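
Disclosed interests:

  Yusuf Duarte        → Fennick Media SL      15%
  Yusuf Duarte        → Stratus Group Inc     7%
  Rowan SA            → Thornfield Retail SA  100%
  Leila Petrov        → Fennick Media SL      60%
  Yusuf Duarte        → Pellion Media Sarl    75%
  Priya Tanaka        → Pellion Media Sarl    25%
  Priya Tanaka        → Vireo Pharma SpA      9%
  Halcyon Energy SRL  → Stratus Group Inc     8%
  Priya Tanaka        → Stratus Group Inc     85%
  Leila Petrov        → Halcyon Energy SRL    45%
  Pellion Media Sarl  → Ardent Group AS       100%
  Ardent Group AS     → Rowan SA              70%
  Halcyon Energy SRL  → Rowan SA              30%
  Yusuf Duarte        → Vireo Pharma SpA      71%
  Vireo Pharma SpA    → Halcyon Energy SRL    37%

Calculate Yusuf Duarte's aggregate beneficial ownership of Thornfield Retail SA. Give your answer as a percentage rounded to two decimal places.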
=-=-=
## TO DO
Each record is to be transcribed exactly and in full.

## OUTPUT BELOW
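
Disclosed interests:

  Yusuf Duarte        → Fennick Media SL      15%
  Yusuf Duarte        → Stratus Group Inc     7%
  Rowan SA            → Thornfield Retail SA  100%
  Leila Petrov        → Fennick Media SL      60%
  Yusuf Duarte        → Pellion Media Sarl    75%
  Priya Tanaka        → Pellion Media Sarl    25%
  Priya Tanaka        → Vireo Pharma SpA      9%
  Halcyon Energy SRL  → Stratus Group Inc     8%
  Priya Tanaka        → Stratus Group Inc     85%
  Leila Petrov        → Halcyon Energy SRL    45%
  Pellion Media Sarl  → Ardent Group AS       100%
  Ardent Group AS     → Rowan SA              70%
  Halcyon Energy SRL  → Rowan SA              30%
  Yusuf Duarte        → Vireo Pharma SpA      71%
  Vireo Pharma SpA    → Halcyon Energy SRL    37%

Calculate Yusuf Duarte's aggregate beneficial ownership of Thornfield Retail SA. Give your answer as a percentage rounded to two decimal places.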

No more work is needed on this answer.